WHAT THIS TASK INVOLVES
Wherever the word "circuit" appears in a line below, that line counts; report the total number of such lines only.

SUPPLIED DATA
◇ ◇ ◇

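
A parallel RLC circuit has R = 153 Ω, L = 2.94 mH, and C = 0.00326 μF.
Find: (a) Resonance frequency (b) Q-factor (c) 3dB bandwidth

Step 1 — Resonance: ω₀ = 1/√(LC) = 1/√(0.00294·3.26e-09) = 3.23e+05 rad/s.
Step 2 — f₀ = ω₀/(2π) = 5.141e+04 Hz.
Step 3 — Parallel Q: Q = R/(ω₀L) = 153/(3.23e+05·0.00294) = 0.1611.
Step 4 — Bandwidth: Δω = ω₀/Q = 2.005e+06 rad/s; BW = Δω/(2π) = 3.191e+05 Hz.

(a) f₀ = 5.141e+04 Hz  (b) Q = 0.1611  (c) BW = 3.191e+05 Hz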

◇ ◇ ◇

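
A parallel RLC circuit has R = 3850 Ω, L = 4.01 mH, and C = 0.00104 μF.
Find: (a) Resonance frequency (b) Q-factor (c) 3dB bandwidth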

◇ ◇ ◇

WRITTEN REPLY
2